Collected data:
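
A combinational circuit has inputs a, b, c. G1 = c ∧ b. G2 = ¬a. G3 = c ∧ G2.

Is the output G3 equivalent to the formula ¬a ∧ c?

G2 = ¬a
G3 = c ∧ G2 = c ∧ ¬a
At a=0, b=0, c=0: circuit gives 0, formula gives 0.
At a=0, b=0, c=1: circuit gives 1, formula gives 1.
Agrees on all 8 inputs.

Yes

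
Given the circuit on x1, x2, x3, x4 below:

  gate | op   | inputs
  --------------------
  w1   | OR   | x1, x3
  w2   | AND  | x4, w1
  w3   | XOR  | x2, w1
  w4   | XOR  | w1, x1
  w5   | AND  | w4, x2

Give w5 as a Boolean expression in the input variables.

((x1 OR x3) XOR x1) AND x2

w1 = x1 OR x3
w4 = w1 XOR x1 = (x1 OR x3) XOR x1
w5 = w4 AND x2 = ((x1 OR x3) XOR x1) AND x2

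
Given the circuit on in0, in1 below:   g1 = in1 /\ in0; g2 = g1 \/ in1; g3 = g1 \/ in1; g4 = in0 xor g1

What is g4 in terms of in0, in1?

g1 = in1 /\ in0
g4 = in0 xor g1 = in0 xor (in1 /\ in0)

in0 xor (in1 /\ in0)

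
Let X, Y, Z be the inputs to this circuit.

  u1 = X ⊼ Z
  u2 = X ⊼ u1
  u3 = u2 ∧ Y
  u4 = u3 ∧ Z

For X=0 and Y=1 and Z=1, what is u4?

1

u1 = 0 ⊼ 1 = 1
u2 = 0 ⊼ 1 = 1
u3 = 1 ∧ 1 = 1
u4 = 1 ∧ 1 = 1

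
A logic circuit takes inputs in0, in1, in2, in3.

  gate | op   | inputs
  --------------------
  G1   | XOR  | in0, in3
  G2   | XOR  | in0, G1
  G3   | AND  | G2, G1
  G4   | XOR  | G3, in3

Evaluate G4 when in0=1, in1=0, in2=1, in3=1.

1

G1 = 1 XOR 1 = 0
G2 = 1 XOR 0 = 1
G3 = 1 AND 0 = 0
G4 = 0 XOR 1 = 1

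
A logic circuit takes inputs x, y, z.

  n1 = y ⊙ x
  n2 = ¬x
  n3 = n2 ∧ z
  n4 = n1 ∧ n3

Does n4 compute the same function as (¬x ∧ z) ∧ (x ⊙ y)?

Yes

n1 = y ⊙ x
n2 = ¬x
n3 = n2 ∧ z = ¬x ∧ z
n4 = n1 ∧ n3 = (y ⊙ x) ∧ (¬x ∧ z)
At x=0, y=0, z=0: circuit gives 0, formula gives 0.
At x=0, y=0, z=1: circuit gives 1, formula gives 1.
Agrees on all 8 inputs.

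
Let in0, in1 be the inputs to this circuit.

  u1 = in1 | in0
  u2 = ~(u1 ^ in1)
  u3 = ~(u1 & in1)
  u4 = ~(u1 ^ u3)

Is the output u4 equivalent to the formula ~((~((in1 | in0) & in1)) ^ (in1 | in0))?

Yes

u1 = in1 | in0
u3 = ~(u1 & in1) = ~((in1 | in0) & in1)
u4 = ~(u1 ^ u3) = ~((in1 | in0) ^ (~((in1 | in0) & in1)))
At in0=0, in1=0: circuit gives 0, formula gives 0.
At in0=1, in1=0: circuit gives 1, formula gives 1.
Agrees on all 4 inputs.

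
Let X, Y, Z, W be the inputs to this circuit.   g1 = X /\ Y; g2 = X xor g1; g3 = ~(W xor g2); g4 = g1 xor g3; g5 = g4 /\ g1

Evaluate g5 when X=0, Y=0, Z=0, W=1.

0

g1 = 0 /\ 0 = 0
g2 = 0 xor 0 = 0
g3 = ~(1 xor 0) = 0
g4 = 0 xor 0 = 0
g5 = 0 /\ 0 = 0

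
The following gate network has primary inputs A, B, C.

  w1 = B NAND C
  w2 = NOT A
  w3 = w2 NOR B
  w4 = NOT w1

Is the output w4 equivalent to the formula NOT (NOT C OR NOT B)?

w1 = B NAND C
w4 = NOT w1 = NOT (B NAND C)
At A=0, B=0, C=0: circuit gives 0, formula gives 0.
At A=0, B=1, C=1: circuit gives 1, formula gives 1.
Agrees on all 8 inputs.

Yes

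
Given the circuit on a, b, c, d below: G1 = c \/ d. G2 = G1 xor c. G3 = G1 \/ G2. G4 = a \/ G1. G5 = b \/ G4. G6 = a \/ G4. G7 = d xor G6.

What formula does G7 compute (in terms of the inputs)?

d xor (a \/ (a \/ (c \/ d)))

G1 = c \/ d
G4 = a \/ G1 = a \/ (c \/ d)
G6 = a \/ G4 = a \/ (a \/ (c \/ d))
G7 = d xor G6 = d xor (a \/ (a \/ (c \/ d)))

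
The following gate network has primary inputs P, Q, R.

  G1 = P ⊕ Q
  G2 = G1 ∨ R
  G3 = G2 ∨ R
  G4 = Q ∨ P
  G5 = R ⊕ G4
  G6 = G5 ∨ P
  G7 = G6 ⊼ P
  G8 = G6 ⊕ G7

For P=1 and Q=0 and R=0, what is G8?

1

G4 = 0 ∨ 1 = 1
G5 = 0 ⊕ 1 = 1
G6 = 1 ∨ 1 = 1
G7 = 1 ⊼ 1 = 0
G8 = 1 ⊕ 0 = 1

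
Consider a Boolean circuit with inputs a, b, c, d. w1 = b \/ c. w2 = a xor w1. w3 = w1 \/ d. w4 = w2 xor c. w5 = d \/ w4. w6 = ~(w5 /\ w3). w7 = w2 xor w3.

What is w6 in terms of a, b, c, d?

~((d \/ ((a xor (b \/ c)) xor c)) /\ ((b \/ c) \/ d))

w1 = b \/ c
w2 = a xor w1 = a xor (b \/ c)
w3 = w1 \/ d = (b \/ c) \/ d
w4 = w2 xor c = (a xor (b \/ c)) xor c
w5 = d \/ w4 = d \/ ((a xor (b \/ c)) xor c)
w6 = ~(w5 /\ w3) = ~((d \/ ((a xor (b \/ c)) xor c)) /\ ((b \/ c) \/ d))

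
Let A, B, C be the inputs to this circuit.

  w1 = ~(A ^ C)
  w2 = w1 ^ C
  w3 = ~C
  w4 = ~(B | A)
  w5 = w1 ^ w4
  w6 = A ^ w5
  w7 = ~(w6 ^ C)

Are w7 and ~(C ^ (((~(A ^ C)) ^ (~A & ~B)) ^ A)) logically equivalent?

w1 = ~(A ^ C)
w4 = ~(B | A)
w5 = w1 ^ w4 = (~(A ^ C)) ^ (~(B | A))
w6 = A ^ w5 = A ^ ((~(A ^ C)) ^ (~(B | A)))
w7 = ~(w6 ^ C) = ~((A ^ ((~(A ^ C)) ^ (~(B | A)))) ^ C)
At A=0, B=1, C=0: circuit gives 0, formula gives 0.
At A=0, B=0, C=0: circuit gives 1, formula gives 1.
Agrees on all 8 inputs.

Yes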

- [WHAT YOU NEED TO DO] Transcribe the data above in full, keeping every word as it is.

- [EXERCISE OUTPUT]
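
A combinational circuit has inputs a, b, c. G1 = c ∧ b. G2 = ¬a. G3 = c ∧ G2.

Is the output G3 equivalent to the formula ¬a ∧ c?

G2 = ¬a
G3 = c ∧ G2 = c ∧ ¬a
At a=0, b=0, c=0: circuit gives 0, formula gives 0.
At a=0, b=0, c=1: circuit gives 1, formula gives 1.
Agrees on all 8 inputs.

Yes

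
Given the circuit on x1, x2, x3, x4 below:

  gate | op   | inputs
  --------------------
  w1   | OR   | x1, x3
  w2   | AND  | x4, w1
  w3   | XOR  | x2, w1
  w4   | XOR  | w1, x1
  w5   | AND  | w4, x2

Give w5 as a Boolean expression in the input variables.

((x1 OR x3) XOR x1) AND x2

w1 = x1 OR x3
w4 = w1 XOR x1 = (x1 OR x3) XOR x1
w5 = w4 AND x2 = ((x1 OR x3) XOR x1) AND x2

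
Given the circuit on in0, in1 below:   g1 = in1 /\ in0; g2 = g1 \/ in1; g3 = g1 \/ in1; g4 = in0 xor g1

What is g4 in terms of in0, in1?

g1 = in1 /\ in0
g4 = in0 xor g1 = in0 xor (in1 /\ in0)

in0 xor (in1 /\ in0)

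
Let X, Y, Z be the inputs to this circuit.

  u1 = X ⊼ Z
  u2 = X ⊼ u1
  u3 = u2 ∧ Y
  u4 = u3 ∧ Z

For X=0 and Y=1 and Z=1, what is u4?

1

u1 = 0 ⊼ 1 = 1
u2 = 0 ⊼ 1 = 1
u3 = 1 ∧ 1 = 1
u4 = 1 ∧ 1 = 1

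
A logic circuit takes inputs in0, in1, in2, in3.

  gate | op   | inputs
  --------------------
  G1   | XOR  | in0, in3
  G2   | XOR  | in0, G1
  G3   | AND  | G2, G1
  G4   | XOR  | G3, in3

Evaluate G4 when in0=1, in1=0, in2=1, in3=1.

1

G1 = 1 XOR 1 = 0
G2 = 1 XOR 0 = 1
G3 = 1 AND 0 = 0
G4 = 0 XOR 1 = 1

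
A logic circuit takes inputs x, y, z.

  n1 = y ⊙ x
  n2 = ¬x
  n3 = n2 ∧ z
  n4 = n1 ∧ n3

Does n4 compute the same function as (¬x ∧ z) ∧ (x ⊙ y)?

Yes

n1 = y ⊙ x
n2 = ¬x
n3 = n2 ∧ z = ¬x ∧ z
n4 = n1 ∧ n3 = (y ⊙ x) ∧ (¬x ∧ z)
At x=0, y=0, z=0: circuit gives 0, formula gives 0.
At x=0, y=0, z=1: circuit gives 1, formula gives 1.
Agrees on all 8 inputs.

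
Let in0, in1 be the inputs to this circuit.

  u1 = in1 | in0
  u2 = ~(u1 ^ in1)
  u3 = ~(u1 & in1)
  u4 = ~(u1 ^ u3)

Is the output u4 equivalent to the formula ~((~((in1 | in0) & in1)) ^ (in1 | in0))?

Yes

u1 = in1 | in0
u3 = ~(u1 & in1) = ~((in1 | in0) & in1)
u4 = ~(u1 ^ u3) = ~((in1 | in0) ^ (~((in1 | in0) & in1)))
At in0=0, in1=0: circuit gives 0, formula gives 0.
At in0=1, in1=0: circuit gives 1, formula gives 1.
Agrees on all 4 inputs.

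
Let X, Y, Z, W be the inputs to this circuit.   g1 = X /\ Y; g2 = X xor g1; g3 = ~(W xor g2); g4 = g1 xor g3; g5 = g4 /\ g1

Evaluate g5 when X=0, Y=0, Z=0, W=1.

0

g1 = 0 /\ 0 = 0
g2 = 0 xor 0 = 0
g3 = ~(1 xor 0) = 0
g4 = 0 xor 0 = 0
g5 = 0 /\ 0 = 0

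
The following gate network has primary inputs A, B, C.

  w1 = B NAND C
  w2 = NOT A
  w3 = w2 NOR B
  w4 = NOT w1

Is the output w4 equivalent to the formula NOT (NOT C OR NOT B)?

w1 = B NAND C
w4 = NOT w1 = NOT (B NAND C)
At A=0, B=0, C=0: circuit gives 0, formula gives 0.
At A=0, B=1, C=1: circuit gives 1, formula gives 1.
Agrees on all 8 inputs.

Yes

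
Given the circuit on a, b, c, d below: G1 = c \/ d. G2 = G1 xor c. G3 = G1 \/ G2. G4 = a \/ G1. G5 = b \/ G4. G6 = a \/ G4. G7 = d xor G6.

What formula does G7 compute (in terms of the inputs)?

d xor (a \/ (a \/ (c \/ d)))

G1 = c \/ d
G4 = a \/ G1 = a \/ (c \/ d)
G6 = a \/ G4 = a \/ (a \/ (c \/ d))
G7 = d xor G6 = d xor (a \/ (a \/ (c \/ d)))

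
The following gate network has primary inputs P, Q, R.

  G1 = P ⊕ Q
  G2 = G1 ∨ R
  G3 = G2 ∨ R
  G4 = Q ∨ P
  G5 = R ⊕ G4
  G6 = G5 ∨ P
  G7 = G6 ⊼ P
  G8 = G6 ⊕ G7

For P=1 and Q=0 and R=0, what is G8?

1

G4 = 0 ∨ 1 = 1
G5 = 0 ⊕ 1 = 1
G6 = 1 ∨ 1 = 1
G7 = 1 ⊼ 1 = 0
G8 = 1 ⊕ 0 = 1

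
Consider a Boolean circuit with inputs a, b, c, d. w1 = b \/ c. w2 = a xor w1. w3 = w1 \/ d. w4 = w2 xor c. w5 = d \/ w4. w6 = ~(w5 /\ w3). w7 = w2 xor w3.

What is w6 in terms of a, b, c, d?

~((d \/ ((a xor (b \/ c)) xor c)) /\ ((b \/ c) \/ d))

w1 = b \/ c
w2 = a xor w1 = a xor (b \/ c)
w3 = w1 \/ d = (b \/ c) \/ d
w4 = w2 xor c = (a xor (b \/ c)) xor c
w5 = d \/ w4 = d \/ ((a xor (b \/ c)) xor c)
w6 = ~(w5 /\ w3) = ~((d \/ ((a xor (b \/ c)) xor c)) /\ ((b \/ c) \/ d))

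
Let A, B, C be the inputs to this circuit.

  w1 = ~(A ^ C)
  w2 = w1 ^ C
  w3 = ~C
  w4 = ~(B | A)
  w5 = w1 ^ w4
  w6 = A ^ w5
  w7 = ~(w6 ^ C)

Are w7 and ~(C ^ (((~(A ^ C)) ^ (~A & ~B)) ^ A)) logically equivalent?

w1 = ~(A ^ C)
w4 = ~(B | A)
w5 = w1 ^ w4 = (~(A ^ C)) ^ (~(B | A))
w6 = A ^ w5 = A ^ ((~(A ^ C)) ^ (~(B | A)))
w7 = ~(w6 ^ C) = ~((A ^ ((~(A ^ C)) ^ (~(B | A)))) ^ C)
At A=0, B=1, C=0: circuit gives 0, formula gives 0.
At A=0, B=0, C=0: circuit gives 1, formula gives 1.
Agrees on all 8 inputs.

Yes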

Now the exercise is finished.